* [YOUR GOAL]: Retype exactly, and only, the lines from the one that contains "A sequence satisfies s[1]" through the final line of the entries.

* [Dataset entries]:

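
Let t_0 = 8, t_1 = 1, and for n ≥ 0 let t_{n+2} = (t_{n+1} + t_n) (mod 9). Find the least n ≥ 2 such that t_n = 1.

We have t_0 = 8,  t_1 = 1,  t_2 = 0,  t_3 = 1,  t_4 = 1,  t_5 = 2,  t_6 = 3,  t_7 = 5,  t_8 = 8,  t_9 = 4,  t_{10} = 3,  t_{11} = 7,  t_{12} = 1,  t_{13} = 8,  t_{14} = 0,  t_{15} = 8,  t_{16} = 8,  t_{17} = 7,  t_{18} = 6,  t_{19} = 4,  t_{20} = 1,  t_{21} = 5,  t_{22} = 6,  t_{23} = 2,  t_{24} = 8,  t_{25} = 1.
Since (t_{24}, t_{25}) = (t_0, t_1) = (8, 1) (two consecutive terms determine the rest), the sequence is periodic with period 24.
The value 1 first appears (with n ≥ 2) at t_3.

3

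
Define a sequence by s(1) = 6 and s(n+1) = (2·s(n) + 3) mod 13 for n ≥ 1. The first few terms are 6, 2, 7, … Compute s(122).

2

Listing terms: s(1) = 6, s(2) = 2, s(3) = 7, s(4) = 4, s(5) = 11, s(6) = 12, s(7) = 1, s(8) = 5, s(9) = 0, s(10) = 3, s(11) = 9, s(12) = 8, s(13) = 6.
The sequence repeats with period 12.
So s(122) = s(1 + ((122-1) mod 12)) = s(2) = 2.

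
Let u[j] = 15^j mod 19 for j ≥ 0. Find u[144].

1

We have u[0] = 1; u[1] = 15; u[2] = 16; u[3] = 12; u[4] = 9; u[5] = 2; u[6] = 11; u[7] = 13; u[8] = 5; u[9] = 18; u[10] = 4; u[11] = 3; u[12] = 7; u[13] = 10; u[14] = 17; u[15] = 8; u[16] = 6; u[17] = 14; u[18] = 1.
Since u[18] = u[0] = 1, the sequence is periodic with period 18.
(144 - 0) mod 18 = 0, so u[144] = u[0] = 1.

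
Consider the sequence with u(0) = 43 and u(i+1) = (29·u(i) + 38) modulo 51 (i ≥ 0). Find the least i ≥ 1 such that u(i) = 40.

6

We have u(0) = 43,  u(1) = 10,  u(2) = 22,  u(3) = 13,  u(4) = 7,  u(5) = 37,  u(6) = 40,  u(7) = 25,  u(8) = 49,  u(9) = 31,  u(10) = 19,  u(11) = 28,  u(12) = 34,  u(13) = 4,  u(14) = 1,  u(15) = 16,  u(16) = 43.
The sequence repeats with period 16.
The value 40 first appears (with i ≥ 1) at u(6).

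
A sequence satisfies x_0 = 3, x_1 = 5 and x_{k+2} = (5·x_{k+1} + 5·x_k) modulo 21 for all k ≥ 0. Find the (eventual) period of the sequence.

24

Computing terms: x_0 = 3, x_1 = 5, x_2 = 19, x_3 = 15, x_4 = 2, x_5 = 1, x_6 = 15, x_7 = 17, x_8 = 13, x_9 = 3, x_{10} = 17, x_{11} = 16, x_{12} = 18, x_{13} = 2, x_{14} = 16, x_{15} = 6, x_{16} = 5, x_{17} = 13, x_{18} = 6, x_{19} = 11, x_{20} = 1, x_{21} = 18, x_{22} = 11, x_{23} = 19, x_{24} = 3, x_{25} = 5.
The sequence repeats with period 24.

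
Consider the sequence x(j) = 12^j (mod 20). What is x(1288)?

We have x(0) = 1, x(1) = 12, x(2) = 4, x(3) = 8, x(4) = 16, x(5) = 12.
Since x(5) = x(1) = 12, the sequence is eventually periodic: after a pre-period of length 1 it cycles with period 4.
For j ≥ 1, x(j) depends only on (j - 1) mod 4. (1288 - 1) mod 4 = 3, so x(1288) = x(4) = 16.

16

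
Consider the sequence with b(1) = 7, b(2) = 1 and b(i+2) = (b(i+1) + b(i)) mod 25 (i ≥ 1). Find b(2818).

6

Computing terms: b(1) = 7; b(2) = 1; b(3) = 8; b(4) = 9; b(5) = 17; b(6) = 1; b(7) = 18; b(8) = 19; b(9) = 12; b(10) = 6; b(11) = 18; b(12) = 24; b(13) = 17; b(14) = 16; b(15) = 8; b(16) = 24; b(17) = 7; b(18) = 6; b(19) = 13; b(20) = 19; b(21) = 7; b(22) = 1.
Since (b(21), b(22)) = (b(1), b(2)) = (7, 1) (two consecutive terms determine the rest), the sequence is periodic with period 20.
So b(2818) = b(1 + ((2818-1) mod 20)) = b(18) = 6.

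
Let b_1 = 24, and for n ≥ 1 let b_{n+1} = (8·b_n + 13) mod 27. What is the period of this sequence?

6

Computing terms: b_1 = 24,  b_2 = 16,  b_3 = 6,  b_4 = 7,  b_5 = 15,  b_6 = 25,  b_7 = 24.
Since b_7 = b_1 = 24, the sequence is periodic with period 6.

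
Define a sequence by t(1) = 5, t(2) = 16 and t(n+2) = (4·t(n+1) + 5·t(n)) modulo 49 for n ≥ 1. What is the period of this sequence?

Listing terms: t(1) = 5,  t(2) = 16,  t(3) = 40,  t(4) = 44,  t(5) = 33,  t(6) = 9,  t(7) = 5,  t(8) = 16.
The sequence repeats with period 6.

6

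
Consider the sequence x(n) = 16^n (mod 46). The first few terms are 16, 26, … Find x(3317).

We have x(1) = 16,  x(2) = 26,  x(3) = 2,  x(4) = 32,  x(5) = 6,  x(6) = 4,  x(7) = 18,  x(8) = 12,  x(9) = 8,  x(10) = 36,  x(11) = 24,  x(12) = 16.
Since x(12) = x(1) = 16, the sequence is periodic with period 11.
So x(3317) = x(1 + ((3317-1) mod 11)) = x(6) = 4.

4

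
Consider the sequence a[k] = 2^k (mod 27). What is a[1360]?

25

We have a[1] = 2,  a[2] = 4,  a[3] = 8,  a[4] = 16,  a[5] = 5,  a[6] = 10,  a[7] = 20,  a[8] = 13,  a[9] = 26,  a[10] = 25,  a[11] = 23,  a[12] = 19,  a[13] = 11,  a[14] = 22,  a[15] = 17,  a[16] = 7,  a[17] = 14,  a[18] = 1,  a[19] = 2.
The sequence repeats with period 18.
(1360 - 1) mod 18 = 9, so a[1360] = a[10] = 25.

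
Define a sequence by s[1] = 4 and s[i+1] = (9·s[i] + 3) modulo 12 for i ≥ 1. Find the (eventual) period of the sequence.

s[1] = 4,  s[2] = 3,  s[3] = 6,  s[4] = 9,  s[5] = 0,  s[6] = 3.
Since s[6] = s[2] = 3, the sequence is eventually periodic: after a pre-period of length 1 it cycles with period 4.

4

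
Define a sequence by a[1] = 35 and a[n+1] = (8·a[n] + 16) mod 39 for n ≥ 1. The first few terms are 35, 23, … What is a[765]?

Computing terms: a[1] = 35,  a[2] = 23,  a[3] = 5,  a[4] = 17,  a[5] = 35.
The sequence repeats with period 4.
So a[765] = a[1 + ((765-1) mod 4)] = a[1] = 35.

35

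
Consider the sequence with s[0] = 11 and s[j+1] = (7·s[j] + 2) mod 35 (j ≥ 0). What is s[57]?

9

Computing terms: s[0] = 11, s[1] = 9, s[2] = 30, s[3] = 2, s[4] = 16, s[5] = 9.
Since s[5] = s[1] = 9, the sequence is eventually periodic: after a pre-period of length 1 it cycles with period 4.
For j ≥ 1, s[j] depends only on (j - 1) mod 4. (57 - 1) mod 4 = 0, so s[57] = s[1] = 9.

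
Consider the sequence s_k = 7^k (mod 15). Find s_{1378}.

Computing terms: s_1 = 7,  s_2 = 4,  s_3 = 13,  s_4 = 1,  s_5 = 7.
Since s_5 = s_1 = 7, the sequence is periodic with period 4.
So s_{1378} = s_{1 + ((1378-1) mod 4)} = s_2 = 4.

4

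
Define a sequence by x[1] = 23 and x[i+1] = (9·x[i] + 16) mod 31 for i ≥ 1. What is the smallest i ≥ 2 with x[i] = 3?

Listing terms: x[1] = 23; x[2] = 6; x[3] = 8; x[4] = 26; x[5] = 2; x[6] = 3; x[7] = 12; x[8] = 0; x[9] = 16; x[10] = 5; x[11] = 30; x[12] = 7; x[13] = 17; x[14] = 14; x[15] = 18; x[16] = 23.
Since x[16] = x[1] = 23, the sequence is periodic with period 15.
The value 3 first appears (with i ≥ 2) at x[6].

6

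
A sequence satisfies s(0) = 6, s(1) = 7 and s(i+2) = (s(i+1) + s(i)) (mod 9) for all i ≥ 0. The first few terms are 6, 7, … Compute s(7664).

0

s(0) = 6, s(1) = 7, s(2) = 4, s(3) = 2, s(4) = 6, s(5) = 8, s(6) = 5, s(7) = 4, s(8) = 0, s(9) = 4, s(10) = 4, s(11) = 8, s(12) = 3, s(13) = 2, s(14) = 5, s(15) = 7, s(16) = 3, s(17) = 1, s(18) = 4, s(19) = 5, s(20) = 0, s(21) = 5, s(22) = 5, s(23) = 1, s(24) = 6, s(25) = 7.
The sequence repeats with period 24.
So s(7664) = s(0 + ((7664-0) mod 24)) = s(8) = 0.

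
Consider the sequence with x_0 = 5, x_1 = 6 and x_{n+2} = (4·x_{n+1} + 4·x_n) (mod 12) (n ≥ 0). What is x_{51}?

8

Computing terms: x_0 = 5; x_1 = 6; x_2 = 8; x_3 = 8; x_4 = 4; x_5 = 0; x_6 = 4; x_7 = 4; x_8 = 8; x_9 = 0; x_{10} = 8; x_{11} = 8.
Since (x_{10}, x_{11}) = (x_2, x_3) = (8, 8) (two consecutive terms determine the rest), the sequence is eventually periodic: after a pre-period of length 2 it cycles with period 8.
For n ≥ 2, x_n depends only on (n - 2) mod 8. (51 - 2) mod 8 = 1, so x_{51} = x_3 = 8.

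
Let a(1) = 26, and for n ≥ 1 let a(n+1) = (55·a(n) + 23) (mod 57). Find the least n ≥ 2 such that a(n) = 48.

6

Listing terms: a(1) = 26; a(2) = 28; a(3) = 24; a(4) = 32; a(5) = 16; a(6) = 48; a(7) = 41; a(8) = 55; a(9) = 27; a(10) = 26.
Since a(10) = a(1) = 26, the sequence is periodic with period 9.
The value 48 first appears (with n ≥ 2) at a(6).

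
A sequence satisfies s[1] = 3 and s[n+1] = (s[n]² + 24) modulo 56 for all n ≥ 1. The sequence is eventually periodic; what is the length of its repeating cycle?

We have s[1] = 3, s[2] = 33, s[3] = 49, s[4] = 17, s[5] = 33.
Since s[5] = s[2] = 33, the sequence is eventually periodic: after a pre-period of length 1 it cycles with period 3.

3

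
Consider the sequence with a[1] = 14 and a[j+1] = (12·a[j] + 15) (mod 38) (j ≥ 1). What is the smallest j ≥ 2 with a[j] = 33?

7

We have a[1] = 14,  a[2] = 31,  a[3] = 7,  a[4] = 23,  a[5] = 25,  a[6] = 11,  a[7] = 33,  a[8] = 31.
Since a[8] = a[2] = 31, the sequence is eventually periodic: after a pre-period of length 1 it cycles with period 6.
The value 33 first appears (with j ≥ 2) at a[7].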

* [SOLUTION TO THE EXERCISE]:
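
A sequence satisfies s[1] = 3 and s[n+1] = (s[n]² + 24) modulo 56 for all n ≥ 1. The sequence is eventually periodic; what is the length of its repeating cycle?

We have s[1] = 3, s[2] = 33, s[3] = 49, s[4] = 17, s[5] = 33.
Since s[5] = s[2] = 33, the sequence is eventually periodic: after a pre-period of length 1 it cycles with period 3.

3

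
Consider the sequence with a[1] = 14 and a[j+1] = (12·a[j] + 15) (mod 38) (j ≥ 1). What is the smallest j ≥ 2 with a[j] = 33?

7

We have a[1] = 14,  a[2] = 31,  a[3] = 7,  a[4] = 23,  a[5] = 25,  a[6] = 11,  a[7] = 33,  a[8] = 31.
Since a[8] = a[2] = 31, the sequence is eventually periodic: after a pre-period of length 1 it cycles with period 6.
The value 33 first appears (with j ≥ 2) at a[7].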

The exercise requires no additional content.